Instructions to follow:
Each line of the listing that contains the word "thermal" is to be copied.

▽

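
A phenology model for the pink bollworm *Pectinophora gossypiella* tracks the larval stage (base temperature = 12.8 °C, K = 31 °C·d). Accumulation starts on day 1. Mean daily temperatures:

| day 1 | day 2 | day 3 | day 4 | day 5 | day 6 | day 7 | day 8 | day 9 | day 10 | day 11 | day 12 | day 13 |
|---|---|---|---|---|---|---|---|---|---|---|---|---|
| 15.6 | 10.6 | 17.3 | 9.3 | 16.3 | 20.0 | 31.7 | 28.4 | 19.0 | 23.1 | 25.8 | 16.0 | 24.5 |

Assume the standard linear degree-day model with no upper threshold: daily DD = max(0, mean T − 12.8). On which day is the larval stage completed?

day 7

Daily DD above 12.8 °C: 2.8, 0.0, 4.5, 0.0, 3.5, 7.2, 18.9, 15.6, 6.2, 10.3, 13.0, 3.2, 11.7.
Cumulative: 2.8, 2.8, 7.3, 7.3, 10.8, 18.0, 36.9, 52.5, 58.7, 69.0, 82.0, 85.2, 96.9.
The total first reaches 31 DD on day 7.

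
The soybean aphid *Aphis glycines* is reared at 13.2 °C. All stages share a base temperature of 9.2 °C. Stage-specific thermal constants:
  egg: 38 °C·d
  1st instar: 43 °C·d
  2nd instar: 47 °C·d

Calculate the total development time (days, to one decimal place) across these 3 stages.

Daily accumulation at 13.2 °C = 13.2 − 9.2 = 4.0 DD/day.
Total K = 38 + 43 + 47 = 128 DD.
Total duration = 128 / 4.0 = 32.000 ≈ 32.0 days.

32.0 days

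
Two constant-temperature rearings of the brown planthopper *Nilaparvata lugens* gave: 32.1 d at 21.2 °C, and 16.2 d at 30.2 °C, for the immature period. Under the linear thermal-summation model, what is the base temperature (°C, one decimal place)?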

△

Task response:
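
The soybean aphid *Aphis glycines* is reared at 13.2 °C. All stages share a base temperature of 9.2 °C. Stage-specific thermal constants:
Two constant-temperature rearings of the brown planthopper *Nilaparvata lugens* gave: 32.1 d at 21.2 °C, and 16.2 d at 30.2 °C, for the immature period. Under the linear thermal-summation model, what is the base temperature (°C, one decimal place)?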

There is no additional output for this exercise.